▶ [What needs to be done]:
Copy out the entries below exactly as they stand, but only from the line containing "A combined sewer overflow discharges" through the line containing "Upstream of an outfall a large".

▶ [Entries provided]:

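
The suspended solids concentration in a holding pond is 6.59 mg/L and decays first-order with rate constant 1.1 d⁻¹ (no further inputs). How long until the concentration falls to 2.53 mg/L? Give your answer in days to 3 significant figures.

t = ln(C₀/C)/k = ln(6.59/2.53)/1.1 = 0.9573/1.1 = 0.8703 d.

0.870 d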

...

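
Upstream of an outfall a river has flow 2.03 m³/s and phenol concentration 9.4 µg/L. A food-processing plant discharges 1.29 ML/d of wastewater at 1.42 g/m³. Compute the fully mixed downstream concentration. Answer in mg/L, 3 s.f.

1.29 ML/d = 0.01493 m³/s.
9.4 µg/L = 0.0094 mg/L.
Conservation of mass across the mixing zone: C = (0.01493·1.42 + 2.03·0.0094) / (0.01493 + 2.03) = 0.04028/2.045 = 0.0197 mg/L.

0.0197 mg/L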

...

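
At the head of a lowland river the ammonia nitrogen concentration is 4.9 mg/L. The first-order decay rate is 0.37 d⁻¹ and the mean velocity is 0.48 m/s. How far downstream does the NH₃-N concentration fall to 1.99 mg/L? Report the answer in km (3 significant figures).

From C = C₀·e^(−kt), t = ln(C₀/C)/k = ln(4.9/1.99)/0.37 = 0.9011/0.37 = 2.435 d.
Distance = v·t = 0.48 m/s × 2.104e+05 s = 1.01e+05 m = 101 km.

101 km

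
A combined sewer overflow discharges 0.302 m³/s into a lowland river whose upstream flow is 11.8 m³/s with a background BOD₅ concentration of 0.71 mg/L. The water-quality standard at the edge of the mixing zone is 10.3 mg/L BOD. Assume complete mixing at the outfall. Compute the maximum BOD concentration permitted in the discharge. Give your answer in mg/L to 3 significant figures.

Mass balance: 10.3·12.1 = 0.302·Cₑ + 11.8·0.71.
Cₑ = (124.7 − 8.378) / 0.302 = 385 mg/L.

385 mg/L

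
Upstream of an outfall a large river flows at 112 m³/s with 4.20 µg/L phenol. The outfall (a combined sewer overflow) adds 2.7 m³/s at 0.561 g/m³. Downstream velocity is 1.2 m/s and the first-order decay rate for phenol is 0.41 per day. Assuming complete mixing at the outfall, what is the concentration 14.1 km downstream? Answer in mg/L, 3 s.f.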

▶ [Result for this exercise]:
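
A combined sewer overflow discharges 0.302 m³/s into a lowland river whose upstream flow is 11.8 m³/s with a background BOD₅ concentration of 0.71 mg/L. The water-quality standard at the edge of the mixing zone is 10.3 mg/L BOD. Assume complete mixing at the outfall. Compute the maximum BOD concentration permitted in the discharge. Give your answer in mg/L to 3 significant figures.

Mass balance: 10.3·12.1 = 0.302·Cₑ + 11.8·0.71.
Cₑ = (124.7 − 8.378) / 0.302 = 385 mg/L.

385 mg/L

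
Upstream of an outfall a large river flows at 112 m³/s with 4.20 µg/L phenol. The outfall (a combined sewer overflow) adds 2.7 m³/s at 0.561 g/m³. Downstream velocity is 1.2 m/s and the first-order decay rate for phenol is 0.41 per day. Assuming complete mixing at the outfall, what is the concentration 14.1 km downstream? Answer in mg/L, 3 s.f.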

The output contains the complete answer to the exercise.